◆ THE TASK:
Search the data for the word "with". Reproduce every line where it is found.
[Start of Attachment]
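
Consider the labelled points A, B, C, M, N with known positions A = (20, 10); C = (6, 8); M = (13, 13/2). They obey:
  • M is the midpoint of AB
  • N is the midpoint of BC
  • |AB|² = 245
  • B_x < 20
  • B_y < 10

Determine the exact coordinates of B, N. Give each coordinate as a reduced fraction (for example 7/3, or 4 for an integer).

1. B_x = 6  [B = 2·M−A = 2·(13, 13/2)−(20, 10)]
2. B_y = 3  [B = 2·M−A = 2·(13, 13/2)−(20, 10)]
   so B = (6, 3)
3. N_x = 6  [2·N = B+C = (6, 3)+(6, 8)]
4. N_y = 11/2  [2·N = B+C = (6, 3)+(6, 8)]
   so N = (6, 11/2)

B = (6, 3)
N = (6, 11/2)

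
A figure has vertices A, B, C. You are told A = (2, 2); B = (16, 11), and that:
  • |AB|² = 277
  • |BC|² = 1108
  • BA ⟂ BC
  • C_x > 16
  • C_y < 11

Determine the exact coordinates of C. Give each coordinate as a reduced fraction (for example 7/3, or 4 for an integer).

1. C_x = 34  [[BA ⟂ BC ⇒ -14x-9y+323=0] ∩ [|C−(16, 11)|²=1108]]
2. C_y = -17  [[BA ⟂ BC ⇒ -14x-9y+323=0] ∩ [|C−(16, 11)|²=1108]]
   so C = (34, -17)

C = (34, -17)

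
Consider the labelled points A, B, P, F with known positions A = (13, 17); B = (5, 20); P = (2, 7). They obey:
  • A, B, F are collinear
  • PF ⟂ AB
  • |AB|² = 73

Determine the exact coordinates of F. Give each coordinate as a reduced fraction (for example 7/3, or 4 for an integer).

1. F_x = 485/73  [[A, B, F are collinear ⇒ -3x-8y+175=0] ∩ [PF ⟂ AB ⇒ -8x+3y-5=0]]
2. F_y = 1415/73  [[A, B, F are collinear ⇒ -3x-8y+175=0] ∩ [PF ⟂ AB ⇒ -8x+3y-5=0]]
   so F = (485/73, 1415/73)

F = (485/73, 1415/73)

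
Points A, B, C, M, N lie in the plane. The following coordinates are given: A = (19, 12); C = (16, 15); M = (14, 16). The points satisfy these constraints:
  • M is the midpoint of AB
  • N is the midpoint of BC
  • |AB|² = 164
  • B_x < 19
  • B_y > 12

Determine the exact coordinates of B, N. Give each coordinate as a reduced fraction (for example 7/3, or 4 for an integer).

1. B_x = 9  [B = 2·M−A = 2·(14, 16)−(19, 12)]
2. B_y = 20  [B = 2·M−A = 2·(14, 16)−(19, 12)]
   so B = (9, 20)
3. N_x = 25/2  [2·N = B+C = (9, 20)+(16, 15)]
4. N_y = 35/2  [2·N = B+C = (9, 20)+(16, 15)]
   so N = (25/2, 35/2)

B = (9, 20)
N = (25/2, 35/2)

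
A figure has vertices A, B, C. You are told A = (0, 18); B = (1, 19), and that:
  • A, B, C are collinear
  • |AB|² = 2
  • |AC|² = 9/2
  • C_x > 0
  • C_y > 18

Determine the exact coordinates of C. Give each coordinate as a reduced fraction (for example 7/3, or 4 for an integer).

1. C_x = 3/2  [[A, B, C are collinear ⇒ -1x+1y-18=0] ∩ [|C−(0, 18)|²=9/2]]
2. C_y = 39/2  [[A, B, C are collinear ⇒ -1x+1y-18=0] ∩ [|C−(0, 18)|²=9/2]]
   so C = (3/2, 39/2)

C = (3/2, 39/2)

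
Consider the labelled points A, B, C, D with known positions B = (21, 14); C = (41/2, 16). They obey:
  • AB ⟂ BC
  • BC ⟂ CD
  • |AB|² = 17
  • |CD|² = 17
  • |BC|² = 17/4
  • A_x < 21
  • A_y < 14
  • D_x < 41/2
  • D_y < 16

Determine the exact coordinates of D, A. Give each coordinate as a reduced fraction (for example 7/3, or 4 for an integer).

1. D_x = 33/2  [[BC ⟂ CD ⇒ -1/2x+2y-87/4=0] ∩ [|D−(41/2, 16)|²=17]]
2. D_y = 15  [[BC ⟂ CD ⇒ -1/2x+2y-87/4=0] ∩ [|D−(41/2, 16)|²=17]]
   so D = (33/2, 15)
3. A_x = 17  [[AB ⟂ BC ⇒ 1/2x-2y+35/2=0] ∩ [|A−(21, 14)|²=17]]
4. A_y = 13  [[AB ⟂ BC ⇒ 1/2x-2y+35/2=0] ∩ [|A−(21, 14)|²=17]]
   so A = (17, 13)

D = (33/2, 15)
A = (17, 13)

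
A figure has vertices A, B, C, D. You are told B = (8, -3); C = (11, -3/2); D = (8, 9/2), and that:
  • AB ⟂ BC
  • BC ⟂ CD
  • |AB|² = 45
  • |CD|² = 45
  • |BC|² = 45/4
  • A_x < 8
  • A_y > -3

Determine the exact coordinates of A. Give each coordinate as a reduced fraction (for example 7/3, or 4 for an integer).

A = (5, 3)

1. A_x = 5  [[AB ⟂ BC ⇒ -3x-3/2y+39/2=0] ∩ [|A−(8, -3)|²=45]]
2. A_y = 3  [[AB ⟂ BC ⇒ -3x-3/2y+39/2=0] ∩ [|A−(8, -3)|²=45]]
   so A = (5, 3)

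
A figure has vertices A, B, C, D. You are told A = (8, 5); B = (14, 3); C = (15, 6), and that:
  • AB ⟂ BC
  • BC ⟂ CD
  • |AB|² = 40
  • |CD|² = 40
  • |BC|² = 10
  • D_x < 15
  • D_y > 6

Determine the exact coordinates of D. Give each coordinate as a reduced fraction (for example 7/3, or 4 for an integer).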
[End of Attachment]
◆ THE COMPLETED TASK:
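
Consider the labelled points A, B, C, M, N with known positions A = (20, 10); C = (6, 8); M = (13, 13/2). They obey:
Consider the labelled points A, B, P, F with known positions A = (13, 17); B = (5, 20); P = (2, 7). They obey:
Consider the labelled points A, B, C, D with known positions B = (21, 14); C = (41/2, 16). They obey: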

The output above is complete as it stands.